Dataset section start

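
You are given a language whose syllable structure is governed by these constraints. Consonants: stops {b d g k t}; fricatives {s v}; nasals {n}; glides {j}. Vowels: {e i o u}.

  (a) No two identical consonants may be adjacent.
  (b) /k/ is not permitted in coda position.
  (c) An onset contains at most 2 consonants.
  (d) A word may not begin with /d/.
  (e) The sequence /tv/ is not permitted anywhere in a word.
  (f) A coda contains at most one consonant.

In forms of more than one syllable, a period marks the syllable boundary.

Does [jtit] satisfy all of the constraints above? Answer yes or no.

[jtit] — σ1 onset /jt/ (2C), coda /t/ ok → well-formed

yes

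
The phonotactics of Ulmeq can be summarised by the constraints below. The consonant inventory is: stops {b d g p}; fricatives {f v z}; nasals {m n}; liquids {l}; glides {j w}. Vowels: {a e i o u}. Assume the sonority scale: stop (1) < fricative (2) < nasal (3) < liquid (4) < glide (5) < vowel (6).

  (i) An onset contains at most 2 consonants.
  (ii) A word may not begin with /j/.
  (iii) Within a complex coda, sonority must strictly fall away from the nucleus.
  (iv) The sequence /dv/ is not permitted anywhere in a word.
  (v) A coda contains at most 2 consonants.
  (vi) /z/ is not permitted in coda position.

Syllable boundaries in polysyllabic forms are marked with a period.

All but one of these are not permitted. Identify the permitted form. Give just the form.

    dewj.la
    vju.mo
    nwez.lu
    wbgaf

dewj.la — violates constraint (iii): syllable 1 coda /wj/: /w/ (glide, 5) → /j/ (glide, 5) does not fall → not permitted
vju.mo — σ1 onset /vj/ (2C), coda /∅/ ok; σ2 onset /m/, coda /∅/ ok → permitted
nwez.lu — violates constraint (vi): syllable 1 coda contains /z/ → not permitted
wbgaf — violates constraint (i): syllable 1 onset /wbg/ has 3 consonants (> 2) → not permitted

vju.mo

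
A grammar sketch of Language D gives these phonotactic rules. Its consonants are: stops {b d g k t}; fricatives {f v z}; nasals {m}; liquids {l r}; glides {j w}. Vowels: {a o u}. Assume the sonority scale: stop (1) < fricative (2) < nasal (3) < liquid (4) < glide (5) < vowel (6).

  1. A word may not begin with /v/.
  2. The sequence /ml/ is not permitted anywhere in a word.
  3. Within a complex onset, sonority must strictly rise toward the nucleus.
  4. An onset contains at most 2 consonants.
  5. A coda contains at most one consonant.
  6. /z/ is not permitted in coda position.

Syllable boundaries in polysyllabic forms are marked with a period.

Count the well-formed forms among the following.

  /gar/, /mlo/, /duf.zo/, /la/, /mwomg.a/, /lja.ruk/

/gar/ — σ1 onset /g/, coda /r/ ok → well-formed
/mlo/ — violates constraint 2: contains banned sequence /ml/ → ill-formed
/duf.zo/ — σ1 onset /d/, coda /f/ ok; σ2 onset /z/, coda /∅/ ok → well-formed
/la/ — σ1 onset /l/, coda /∅/ ok → well-formed
/mwomg.a/ — violates constraint 5: syllable 1 coda /mg/ has 2 consonants (> 1) → ill-formed
/lja.ruk/ — σ1 onset /lj/ (4→5 rises), coda /∅/ ok; σ2 onset /r/, coda /k/ ok → well-formed
Well-formed: /gar/, /duf.zo/, /la/, /lja.ruk/ → 4.

4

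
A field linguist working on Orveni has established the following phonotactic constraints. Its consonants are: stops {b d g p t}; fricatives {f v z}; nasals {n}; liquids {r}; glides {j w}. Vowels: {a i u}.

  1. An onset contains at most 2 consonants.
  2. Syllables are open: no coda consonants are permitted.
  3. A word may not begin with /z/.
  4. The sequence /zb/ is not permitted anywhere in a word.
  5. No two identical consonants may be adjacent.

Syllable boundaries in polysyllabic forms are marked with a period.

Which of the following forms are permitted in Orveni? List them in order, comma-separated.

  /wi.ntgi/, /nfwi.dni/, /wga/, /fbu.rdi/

/wga/, /fbu.rdi/

/wi.ntgi/ — violates constraint 1: syllable 2 onset /ntg/ has 3 consonants (> 2) → not permitted
/nfwi.dni/ — violates constraint 1: syllable 1 onset /nfw/ has 3 consonants (> 2) → not permitted
/wga/ — σ1 onset /wg/ (2C), coda /∅/ ok → permitted
/fbu.rdi/ — σ1 onset /fb/ (2C), coda /∅/ ok; σ2 onset /rd/ (2C), coda /∅/ ok → permitted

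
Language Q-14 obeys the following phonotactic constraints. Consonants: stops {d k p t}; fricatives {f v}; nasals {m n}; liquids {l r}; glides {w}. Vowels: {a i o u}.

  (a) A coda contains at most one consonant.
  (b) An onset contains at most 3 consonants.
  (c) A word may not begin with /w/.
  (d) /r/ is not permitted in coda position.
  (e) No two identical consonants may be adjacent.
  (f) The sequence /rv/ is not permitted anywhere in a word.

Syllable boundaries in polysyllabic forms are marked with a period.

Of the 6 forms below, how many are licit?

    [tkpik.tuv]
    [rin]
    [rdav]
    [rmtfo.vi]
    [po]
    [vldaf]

[tkpik.tuv] — σ1 onset /tkp/ (3C), coda /k/ ok; σ2 onset /t/, coda /v/ ok → licit
[rin] — σ1 onset /r/, coda /n/ ok → licit
[rdav] — σ1 onset /rd/ (2C), coda /v/ ok → licit
[rmtfo.vi] — violates constraint (b): syllable 1 onset /rmtf/ has 4 consonants (> 3) → illicit
[po] — σ1 onset /p/, coda /∅/ ok → licit
[vldaf] — σ1 onset /vld/ (3C), coda /f/ ok → licit
Licit: [tkpik.tuv], [rin], [rdav], [po], [vldaf] → 5.

5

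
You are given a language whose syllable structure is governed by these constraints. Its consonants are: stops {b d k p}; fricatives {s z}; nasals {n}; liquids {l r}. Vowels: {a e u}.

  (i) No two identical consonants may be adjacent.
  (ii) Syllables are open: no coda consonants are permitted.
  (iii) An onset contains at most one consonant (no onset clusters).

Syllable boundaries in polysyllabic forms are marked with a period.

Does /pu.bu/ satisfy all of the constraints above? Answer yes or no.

/pu.bu/ — σ1 onset /p/, coda /∅/ ok; σ2 onset /b/, coda /∅/ ok → phonotactically legal

yes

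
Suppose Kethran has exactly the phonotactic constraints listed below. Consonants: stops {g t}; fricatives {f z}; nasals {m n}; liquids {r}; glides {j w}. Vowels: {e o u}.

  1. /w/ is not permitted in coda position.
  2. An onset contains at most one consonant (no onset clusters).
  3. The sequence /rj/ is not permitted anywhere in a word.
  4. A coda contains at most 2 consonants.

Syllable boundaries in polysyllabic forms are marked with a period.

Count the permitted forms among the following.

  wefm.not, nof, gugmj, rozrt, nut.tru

2

wefm.not — σ1 onset /w/, coda /fm/ (2C) ok; σ2 onset /n/, coda /t/ ok → permitted
nof — σ1 onset /n/, coda /f/ ok → permitted
gugmj — violates constraint 4: syllable 1 coda /gmj/ has 3 consonants (> 2) → not permitted
rozrt — violates constraint 4: syllable 1 coda /zrt/ has 3 consonants (> 2) → not permitted
nut.tru — violates constraint 2: syllable 2 onset /tr/ has 2 consonants (> 1) → not permitted
Permitted: wefm.not, nof → 2.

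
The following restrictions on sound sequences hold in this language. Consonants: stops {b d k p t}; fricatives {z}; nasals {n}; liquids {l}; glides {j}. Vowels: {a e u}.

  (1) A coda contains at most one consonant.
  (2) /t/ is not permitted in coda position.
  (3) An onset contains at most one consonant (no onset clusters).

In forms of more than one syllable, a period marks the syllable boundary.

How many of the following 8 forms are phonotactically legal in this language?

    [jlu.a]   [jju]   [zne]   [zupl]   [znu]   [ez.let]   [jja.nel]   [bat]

0

[jlu.a] — violates constraint 3: syllable 1 onset /jl/ has 2 consonants (> 1) → phonotactically illegal
[jju] — violates constraint 3: syllable 1 onset /jj/ has 2 consonants (> 1) → phonotactically illegal
[zne] — violates constraint 3: syllable 1 onset /zn/ has 2 consonants (> 1) → phonotactically illegal
[zupl] — violates constraint 1: syllable 1 coda /pl/ has 2 consonants (> 1) → phonotactically illegal
[znu] — violates constraint 3: syllable 1 onset /zn/ has 2 consonants (> 1) → phonotactically illegal
[ez.let] — violates constraint 2: syllable 2 coda contains /t/ → phonotactically illegal
[jja.nel] — violates constraint 3: syllable 1 onset /jj/ has 2 consonants (> 1) → phonotactically illegal
[bat] — violates constraint 2: syllable 1 coda contains /t/ → phonotactically illegal
No form is phonotactically legal → 0.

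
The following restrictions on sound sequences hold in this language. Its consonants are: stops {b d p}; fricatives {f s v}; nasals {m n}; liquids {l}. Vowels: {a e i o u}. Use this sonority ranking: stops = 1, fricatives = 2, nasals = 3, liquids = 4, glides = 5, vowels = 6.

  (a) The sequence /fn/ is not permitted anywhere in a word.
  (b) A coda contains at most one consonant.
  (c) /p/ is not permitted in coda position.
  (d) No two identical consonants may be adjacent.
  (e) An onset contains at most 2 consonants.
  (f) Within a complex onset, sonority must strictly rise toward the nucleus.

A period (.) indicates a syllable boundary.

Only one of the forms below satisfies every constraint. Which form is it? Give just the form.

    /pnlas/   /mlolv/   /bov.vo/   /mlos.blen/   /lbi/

/mlos.blen/

/pnlas/ — violates constraint (e): syllable 1 onset /pnl/ has 3 consonants (> 2) → ill-formed
/mlolv/ — violates constraint (b): syllable 1 coda /lv/ has 2 consonants (> 1) → ill-formed
/bov.vo/ — violates constraint (d): adjacent identical consonants /vv/ → ill-formed
/mlos.blen/ — σ1 onset /ml/ (3→4 rises), coda /s/ ok; σ2 onset /bl/ (1→4 rises), coda /n/ ok → well-formed
/lbi/ — violates constraint (f): syllable 1 onset /lb/: /l/ (liquid, 4) → /b/ (stop, 1) does not rise → ill-formed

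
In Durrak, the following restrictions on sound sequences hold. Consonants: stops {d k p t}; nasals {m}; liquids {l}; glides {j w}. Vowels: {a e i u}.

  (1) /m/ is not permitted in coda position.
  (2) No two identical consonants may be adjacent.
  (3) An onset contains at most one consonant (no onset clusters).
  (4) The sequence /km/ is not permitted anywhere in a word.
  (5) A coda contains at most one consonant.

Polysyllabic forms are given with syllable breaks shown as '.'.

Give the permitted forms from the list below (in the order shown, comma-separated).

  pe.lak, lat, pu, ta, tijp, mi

pe.lak — σ1 onset /p/, coda /∅/ ok; σ2 onset /l/, coda /k/ ok → permitted
lat — σ1 onset /l/, coda /t/ ok → permitted
pu — σ1 onset /p/, coda /∅/ ok → permitted
ta — σ1 onset /t/, coda /∅/ ok → permitted
tijp — violates constraint 5: syllable 1 coda /jp/ has 2 consonants (> 1) → not permitted
mi — σ1 onset /m/, coda /∅/ ok → permitted

pe.lak, lat, pu, ta, mi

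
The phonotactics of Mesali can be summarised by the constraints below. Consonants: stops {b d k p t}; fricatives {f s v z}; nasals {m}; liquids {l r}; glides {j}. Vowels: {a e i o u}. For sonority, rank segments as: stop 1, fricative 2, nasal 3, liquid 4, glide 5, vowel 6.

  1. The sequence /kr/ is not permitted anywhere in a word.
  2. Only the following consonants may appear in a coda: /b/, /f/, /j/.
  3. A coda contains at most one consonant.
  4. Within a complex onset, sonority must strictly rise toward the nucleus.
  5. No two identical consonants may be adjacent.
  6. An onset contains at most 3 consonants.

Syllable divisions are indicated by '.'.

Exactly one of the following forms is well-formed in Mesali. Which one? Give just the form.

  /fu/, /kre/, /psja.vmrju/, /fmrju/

/fu/ — σ1 onset /f/, coda /∅/ ok → well-formed
/kre/ — violates constraint 1: contains banned sequence /kr/ → ill-formed
/psja.vmrju/ — violates constraint 6: syllable 2 onset /vmrj/ has 4 consonants (> 3) → ill-formed
/fmrju/ — violates constraint 6: syllable 1 onset /fmrj/ has 4 consonants (> 3) → ill-formed

/fu/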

Dataset section end

**Activity:** The answer is the run of lines above from the line containing "(b) An onset contains at most 3 consonants." through the line containing "Suppose Kethran has", copied exactly and alone.

**The answer:**
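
  (b) An onset contains at most 3 consonants.
  (c) A word may not begin with /w/.
  (d) /r/ is not permitted in coda position.
  (e) No two identical consonants may be adjacent.
  (f) The sequence /rv/ is not permitted anywhere in a word.

Syllable boundaries in polysyllabic forms are marked with a period.

Of the 6 forms below, how many are licit?

    [tkpik.tuv]
    [rin]
    [rdav]
    [rmtfo.vi]
    [po]
    [vldaf]

[tkpik.tuv] — σ1 onset /tkp/ (3C), coda /k/ ok; σ2 onset /t/, coda /v/ ok → licit
[rin] — σ1 onset /r/, coda /n/ ok → licit
[rdav] — σ1 onset /rd/ (2C), coda /v/ ok → licit
[rmtfo.vi] — violates constraint (b): syllable 1 onset /rmtf/ has 4 consonants (> 3) → illicit
[po] — σ1 onset /p/, coda /∅/ ok → licit
[vldaf] — σ1 onset /vld/ (3C), coda /f/ ok → licit
Licit: [tkpik.tuv], [rin], [rdav], [po], [vldaf] → 5.

5

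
You are given a language whose syllable structure is governed by these constraints. Its consonants are: stops {b d k p}; fricatives {s z}; nasals {n}; liquids {l r}. Vowels: {a e u}.

  (i) No two identical consonants may be adjacent.
  (ii) Syllables are open: no coda consonants are permitted.
  (iii) An onset contains at most one consonant (no onset clusters).

Syllable boundaries in polysyllabic forms are marked with a period.

Does /pu.bu/ satisfy all of the constraints above? Answer yes or no.

/pu.bu/ — σ1 onset /p/, coda /∅/ ok; σ2 onset /b/, coda /∅/ ok → phonotactically legal

yes

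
Suppose Kethran has exactly the phonotactic constraints listed below. Consonants: stops {g t}; fricatives {f z}; nasals {m n}; liquids {r}; glides {j w}. Vowels: {e o u}.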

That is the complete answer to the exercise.